> _Directions_
Whenever a line in the records below contains "Bayesian", pick it out.

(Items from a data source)
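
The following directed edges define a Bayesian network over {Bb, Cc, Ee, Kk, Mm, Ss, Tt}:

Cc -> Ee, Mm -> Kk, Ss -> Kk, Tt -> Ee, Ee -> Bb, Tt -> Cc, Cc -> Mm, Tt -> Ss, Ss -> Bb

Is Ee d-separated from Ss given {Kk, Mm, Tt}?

There are 5 undirected paths between Ee and Ss; checking each against the conditioning set {Kk, Mm, Tt}:
Path 1: Ee ← Tt → Ss
  Tt is a fork here and Tt is conditioned on, so the path is blocked at Tt.
Path 2: Ee ← Tt → Cc → Mm → Kk ← Ss
  Tt is a fork here and Tt is conditioned on, so the path is blocked at Tt.
Path 3: Ee → Bb ← Ss
  Bb is a collider here and neither Bb nor any of its descendants is conditioned on, so the collider stays closed — the path is blocked at Bb.
Path 4: Ee ← Cc ← Tt → Ss
  Tt is a fork here and Tt is conditioned on, so the path is blocked at Tt.
Path 5: Ee ← Cc → Mm → Kk ← Ss
  Mm is a chain here and Mm is conditioned on, so the path is blocked at Mm.
Every path is blocked, so Ee and Ss are d-separated given {Kk, Mm, Tt}.

Yes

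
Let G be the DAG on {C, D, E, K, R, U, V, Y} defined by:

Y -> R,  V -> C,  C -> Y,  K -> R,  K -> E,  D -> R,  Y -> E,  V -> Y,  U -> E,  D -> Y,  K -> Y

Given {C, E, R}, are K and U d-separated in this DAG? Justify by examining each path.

Enumerating the 4 paths from K to U and testing each for blocking by {C, E, R}:
  1. K → Y → E ← U — Y:chain[open]; E:collider[open] ⇒ active
  2. K → R ← Y → E ← U — R:collider[open]; Y:fork[open]; E:collider[open] ⇒ active
  3. K → R ← D → Y → E ← U — R:collider[open]; D:fork[open]; Y:chain[open]; E:collider[open] ⇒ active
  4. K → E ← U — E:collider[open] ⇒ active
At least one path is unblocked, so d-separation fails.

No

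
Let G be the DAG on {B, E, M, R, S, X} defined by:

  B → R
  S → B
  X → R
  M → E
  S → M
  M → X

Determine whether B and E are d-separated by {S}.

There are 2 undirected paths between B and E; checking each against the conditioning set {S}:
Path 1: B → R ← X ← M → E
  R is a collider here and neither R nor any of its descendants is conditioned on, so the collider stays closed — the path is blocked at R.
Path 2: B ← S → M → E
  S is a fork here and S is conditioned on, so the path is blocked at S.
All paths are blocked; B ⊥ E | {S} holds.

Yes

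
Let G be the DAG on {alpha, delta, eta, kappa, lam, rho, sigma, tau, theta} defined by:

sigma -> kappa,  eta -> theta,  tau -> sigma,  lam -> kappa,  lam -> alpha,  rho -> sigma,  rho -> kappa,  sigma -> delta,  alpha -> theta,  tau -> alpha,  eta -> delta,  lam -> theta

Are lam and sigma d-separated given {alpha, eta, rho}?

No — lam and sigma are not d-separated given {alpha, eta, rho}.

6 paths connect lam and sigma; each must be blocked for d-separation to hold:
  1. lam → alpha → theta ← eta → delta ← sigma — alpha:chain[blocks]; theta:collider[blocks]; eta:fork[blocks]; delta:collider[blocks] ⇒ blocked
  2. lam → alpha ← tau → sigma — alpha:collider[open]; tau:fork[open] ⇒ active
  3. lam → kappa ← sigma — kappa:collider[blocks] ⇒ blocked
  4. lam → kappa ← rho → sigma — kappa:collider[blocks]; rho:fork[blocks] ⇒ blocked
  5. lam → theta ← alpha ← tau → sigma — theta:collider[blocks]; alpha:chain[blocks]; tau:fork[open] ⇒ blocked
  6. lam → theta ← eta → delta ← sigma — theta:collider[blocks]; eta:fork[blocks]; delta:collider[blocks] ⇒ blocked
Since the path lam → alpha ← tau → sigma is active, lam and sigma are not d-separated given {alpha, eta, rho}.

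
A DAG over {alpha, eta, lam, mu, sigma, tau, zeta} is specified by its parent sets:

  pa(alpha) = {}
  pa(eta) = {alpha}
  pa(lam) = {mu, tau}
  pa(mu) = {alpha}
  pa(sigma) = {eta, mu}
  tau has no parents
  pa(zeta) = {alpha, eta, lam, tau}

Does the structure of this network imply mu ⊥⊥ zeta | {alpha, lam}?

We examine all 6 paths between mu and zeta:
Path 1: mu ← alpha → eta → zeta
  alpha is a fork here and alpha is conditioned on, so the path is blocked at alpha.
Path 2: mu ← alpha → zeta
  alpha is a fork here and alpha is conditioned on, so the path is blocked at alpha.
Path 3: mu → sigma ← eta ← alpha → zeta
  sigma is a collider here and neither sigma nor any of its descendants is conditioned on, so the collider stays closed — the path is blocked at sigma.
Path 4: mu → sigma ← eta → zeta
  sigma is a collider here and neither sigma nor any of its descendants is conditioned on, so the collider stays closed — the path is blocked at sigma.
Path 5: mu → lam → zeta
  lam is a chain here and lam is conditioned on, so the path is blocked at lam.
Path 6: mu → lam ← tau → zeta
  lam is a collider and lam is conditioned on, which opens it; tau is a fork and tau is not conditioned on — no node blocks this path, so it is active.
Because an active path exists, mu and zeta are not d-separated.

No — mu and zeta are not d-separated given {alpha, lam}.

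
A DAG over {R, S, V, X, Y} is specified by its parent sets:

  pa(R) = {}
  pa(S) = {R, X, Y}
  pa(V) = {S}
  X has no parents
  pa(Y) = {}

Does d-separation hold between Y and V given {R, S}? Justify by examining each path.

Yes

Only one path connects Y and V:
Path 1: Y → S → V
  S is a chain here and S is conditioned on, so the path is blocked at S.
All paths are blocked; Y ⊥ V | {R, S} holds.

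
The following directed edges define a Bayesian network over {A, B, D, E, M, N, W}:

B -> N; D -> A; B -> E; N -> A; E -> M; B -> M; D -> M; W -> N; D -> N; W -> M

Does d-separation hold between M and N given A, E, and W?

No

There are 5 undirected paths between M and N; checking each against the conditioning set {A, E, W}:
  1. M ← E ← B → N — E:chain[blocks]; B:fork[open] ⇒ blocked
  2. M ← B → N — B:fork[open] ⇒ active
  3. M ← D → A ← N — D:fork[open]; A:collider[open] ⇒ active
  4. M ← D → N — D:fork[open] ⇒ active
  5. M ← W → N — W:fork[blocks] ⇒ blocked
At least one path is unblocked, so d-separation fails.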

> _Answer area_
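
The following directed edges define a Bayesian network over {Bb, Cc, Ee, Kk, Mm, Ss, Tt}:
The following directed edges define a Bayesian network over {A, B, D, E, M, N, W}: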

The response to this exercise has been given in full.